> Goal of the exercise
Restate every record that follows, keeping it exact.

*** Data for this task ***

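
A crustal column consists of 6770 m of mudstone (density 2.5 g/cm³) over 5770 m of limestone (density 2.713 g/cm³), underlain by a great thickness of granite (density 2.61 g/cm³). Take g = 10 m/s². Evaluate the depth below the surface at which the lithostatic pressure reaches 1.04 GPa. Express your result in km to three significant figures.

Pressure at base of upper layers: 2500×10×6770 + 2713×10×5770 = 3.258×10^8 Pa = 0.3258 GPa
Remaining pressure to be supplied by granite: 1.040×10^9 − 3.258×10^8 = 7.142×10^8 Pa
Additional depth in granite = 7.142×10^8 Pa / (2610 kg/m³ × 10 m/s²) = 27364 m
Total depth = 12540 m + 27364 m = 39904 m
= 39.904 km

39.9 km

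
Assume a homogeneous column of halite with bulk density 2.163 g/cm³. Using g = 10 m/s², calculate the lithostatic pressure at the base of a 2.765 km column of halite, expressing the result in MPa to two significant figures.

halite: 2163 kg/m³ × 10 m/s² × 2765 m = 5.981×10^7 Pa = 59.81 MPa

60 MPa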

*** End of Data for this task ***

> Exercise answer
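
A crustal column consists of 6770 m of mudstone (density 2.5 g/cm³) over 5770 m of limestone (density 2.713 g/cm³), underlain by a great thickness of granite (density 2.61 g/cm³). Take g = 10 m/s². Evaluate the depth below the surface at which the lithostatic pressure reaches 1.04 GPa. Express your result in km to three significant figures.

Pressure at base of upper layers: 2500×10×6770 + 2713×10×5770 = 3.258×10^8 Pa = 0.3258 GPa
Remaining pressure to be supplied by granite: 1.040×10^9 − 3.258×10^8 = 7.142×10^8 Pa
Additional depth in granite = 7.142×10^8 Pa / (2610 kg/m³ × 10 m/s²) = 27364 m
Total depth = 12540 m + 27364 m = 39904 m
= 39.904 km

39.9 km

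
Assume a homogeneous column of halite with bulk density 2.163 g/cm³. Using g = 10 m/s², calculate the lithostatic pressure at the base of a 2.765 km column of halite, expressing the result in MPa to two significant figures.

halite: 2163 kg/m³ × 10 m/s² × 2765 m = 5.981×10^7 Pa = 59.81 MPa

60 MPa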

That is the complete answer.